-------- EXTRACTED ENTRIES

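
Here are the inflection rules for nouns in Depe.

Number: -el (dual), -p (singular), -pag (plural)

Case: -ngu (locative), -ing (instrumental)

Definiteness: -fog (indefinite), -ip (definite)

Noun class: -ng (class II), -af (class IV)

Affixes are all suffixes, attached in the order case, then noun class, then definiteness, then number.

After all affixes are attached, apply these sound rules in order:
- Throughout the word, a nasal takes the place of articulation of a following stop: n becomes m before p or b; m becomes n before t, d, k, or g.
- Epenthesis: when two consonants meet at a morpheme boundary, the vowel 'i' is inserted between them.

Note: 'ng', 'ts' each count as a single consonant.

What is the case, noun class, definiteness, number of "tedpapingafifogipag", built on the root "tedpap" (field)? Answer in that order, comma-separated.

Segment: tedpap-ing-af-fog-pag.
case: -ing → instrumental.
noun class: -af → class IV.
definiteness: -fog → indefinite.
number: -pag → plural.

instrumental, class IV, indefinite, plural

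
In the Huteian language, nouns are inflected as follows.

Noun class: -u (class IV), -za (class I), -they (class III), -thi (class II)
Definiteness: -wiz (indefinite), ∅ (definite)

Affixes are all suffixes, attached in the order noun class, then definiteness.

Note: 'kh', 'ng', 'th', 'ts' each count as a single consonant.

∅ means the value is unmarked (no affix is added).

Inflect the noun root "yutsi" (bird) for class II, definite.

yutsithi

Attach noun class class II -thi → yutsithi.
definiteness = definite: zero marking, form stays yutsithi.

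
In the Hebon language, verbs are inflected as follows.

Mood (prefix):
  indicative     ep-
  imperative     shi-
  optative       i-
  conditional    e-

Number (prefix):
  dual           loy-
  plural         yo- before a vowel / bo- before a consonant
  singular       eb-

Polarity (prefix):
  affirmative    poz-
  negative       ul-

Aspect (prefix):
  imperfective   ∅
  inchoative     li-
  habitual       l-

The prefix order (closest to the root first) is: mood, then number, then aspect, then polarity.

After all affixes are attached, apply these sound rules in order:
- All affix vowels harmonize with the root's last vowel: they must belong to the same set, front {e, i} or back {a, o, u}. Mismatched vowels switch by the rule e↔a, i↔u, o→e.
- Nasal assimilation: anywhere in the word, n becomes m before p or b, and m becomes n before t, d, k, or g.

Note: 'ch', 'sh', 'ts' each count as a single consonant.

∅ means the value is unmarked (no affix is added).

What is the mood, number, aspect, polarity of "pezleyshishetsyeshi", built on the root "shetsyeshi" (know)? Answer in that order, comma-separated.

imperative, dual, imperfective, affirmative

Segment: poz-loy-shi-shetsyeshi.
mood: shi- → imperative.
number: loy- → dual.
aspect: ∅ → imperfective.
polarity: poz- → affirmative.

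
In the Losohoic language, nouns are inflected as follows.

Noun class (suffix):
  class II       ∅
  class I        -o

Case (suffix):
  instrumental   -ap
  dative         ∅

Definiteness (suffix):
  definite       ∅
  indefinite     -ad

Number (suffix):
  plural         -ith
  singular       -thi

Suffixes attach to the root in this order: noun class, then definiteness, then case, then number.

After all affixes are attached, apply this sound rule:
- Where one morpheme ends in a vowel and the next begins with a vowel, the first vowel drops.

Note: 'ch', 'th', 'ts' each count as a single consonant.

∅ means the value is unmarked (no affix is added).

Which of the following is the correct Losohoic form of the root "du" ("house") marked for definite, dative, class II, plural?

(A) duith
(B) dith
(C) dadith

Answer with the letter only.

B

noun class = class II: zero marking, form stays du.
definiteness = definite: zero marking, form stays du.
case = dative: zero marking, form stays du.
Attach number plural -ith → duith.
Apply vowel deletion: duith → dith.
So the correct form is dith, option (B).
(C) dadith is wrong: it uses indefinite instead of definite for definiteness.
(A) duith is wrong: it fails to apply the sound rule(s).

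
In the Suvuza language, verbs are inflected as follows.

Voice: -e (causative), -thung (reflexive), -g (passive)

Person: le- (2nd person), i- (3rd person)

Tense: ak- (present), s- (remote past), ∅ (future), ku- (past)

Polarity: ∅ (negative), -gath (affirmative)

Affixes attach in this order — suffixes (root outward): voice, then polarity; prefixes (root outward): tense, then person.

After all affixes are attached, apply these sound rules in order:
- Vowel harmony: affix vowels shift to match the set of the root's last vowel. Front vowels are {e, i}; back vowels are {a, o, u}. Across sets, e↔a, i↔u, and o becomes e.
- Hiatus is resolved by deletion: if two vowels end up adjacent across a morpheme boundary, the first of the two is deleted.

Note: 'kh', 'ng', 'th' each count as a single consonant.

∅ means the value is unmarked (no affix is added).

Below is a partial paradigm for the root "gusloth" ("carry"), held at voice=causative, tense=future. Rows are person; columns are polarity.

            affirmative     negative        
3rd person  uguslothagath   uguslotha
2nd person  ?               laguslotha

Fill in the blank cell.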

----------------

PROBLEM TO WORK ON: Report, with no additional words, how many lines in the records above contain the word "they".

TASK OUTPUT: 2